#### [TRY IT]
When you reply, transcribe every line of the data below exactly.

#### [RECORDS TO USE]
◇ ◇ ◇ ◇

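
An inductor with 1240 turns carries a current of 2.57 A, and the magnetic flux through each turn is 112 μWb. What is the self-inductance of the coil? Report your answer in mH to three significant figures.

L ≈ 54.0 mH

Self-inductance is defined by L = NΦ_B/I (flux linkage over current).
L = (1240)(1.120×10^-4 Wb)/(2.57 A) = 5.404×10^-2 H.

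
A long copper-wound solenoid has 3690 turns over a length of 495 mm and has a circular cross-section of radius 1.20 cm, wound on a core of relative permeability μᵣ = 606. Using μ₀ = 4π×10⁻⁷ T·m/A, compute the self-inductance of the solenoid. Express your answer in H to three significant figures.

L ≈ 9.48 H

A = πr² = π(1.200×10^-2 m)² = 4.524×10^-4 m².
For a long solenoid, L = μ₀μᵣN²A/ℓ.
L = (4π×10⁻⁷)(606)(3690)²(4.524×10^-4)/(0.495 m) = 9.476 H.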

◇ ◇ ◇ ◇

#### [REPLY]
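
An inductor with 1240 turns carries a current of 2.57 A, and the magnetic flux through each turn is 112 μWb. What is the self-inductance of the coil? Report your answer in mH to three significant figures.

L ≈ 54.0 mH

Self-inductance is defined by L = NΦ_B/I (flux linkage over current).
L = (1240)(1.120×10^-4 Wb)/(2.57 A) = 5.404×10^-2 H.

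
A long copper-wound solenoid has 3690 turns over a length of 495 mm and has a circular cross-section of radius 1.20 cm, wound on a core of relative permeability μᵣ = 606. Using μ₀ = 4π×10⁻⁷ T·m/A, compute the self-inductance of the solenoid. Express your answer in H to three significant figures.

L ≈ 9.48 H

A = πr² = π(1.200×10^-2 m)² = 4.524×10^-4 m².
For a long solenoid, L = μ₀μᵣN²A/ℓ.
L = (4π×10⁻⁷)(606)(3690)²(4.524×10^-4)/(0.495 m) = 9.476 H.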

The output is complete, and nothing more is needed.